▶ PROBLEM TO SOLVE
Please transcribe the listing below with every word intact.

▶ THE DATA
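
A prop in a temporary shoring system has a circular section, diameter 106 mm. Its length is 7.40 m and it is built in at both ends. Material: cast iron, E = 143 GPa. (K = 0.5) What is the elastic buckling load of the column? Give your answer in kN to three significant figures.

I = πd⁴/64 = π×106⁴/64 = 6.197×10^6 mm⁴
I = 6.197×10^6 mm⁴ = 6.197×10^-6 m⁴
Effective length L_e = K·L = 0.5 × 7.40 = 3.700 m
P_cr = π²EI / L_e² = π² × 143×10⁹ × 6.197×10^-6 / 3.700² = 6.389×10^5 N

P_cr ≈ 639 kN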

▶ EXERCISE SOLUTION
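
A prop in a temporary shoring system has a circular section, diameter 106 mm. Its length is 7.40 m and it is built in at both ends. Material: cast iron, E = 143 GPa. (K = 0.5) What is the elastic buckling load of the column? Give your answer in kN to three significant figures.

I = πd⁴/64 = π×106⁴/64 = 6.197×10^6 mm⁴
I = 6.197×10^6 mm⁴ = 6.197×10^-6 m⁴
Effective length L_e = K·L = 0.5 × 7.40 = 3.700 m
P_cr = π²EI / L_e² = π² × 143×10⁹ × 6.197×10^-6 / 3.700² = 6.389×10^5 N

P_cr ≈ 639 kN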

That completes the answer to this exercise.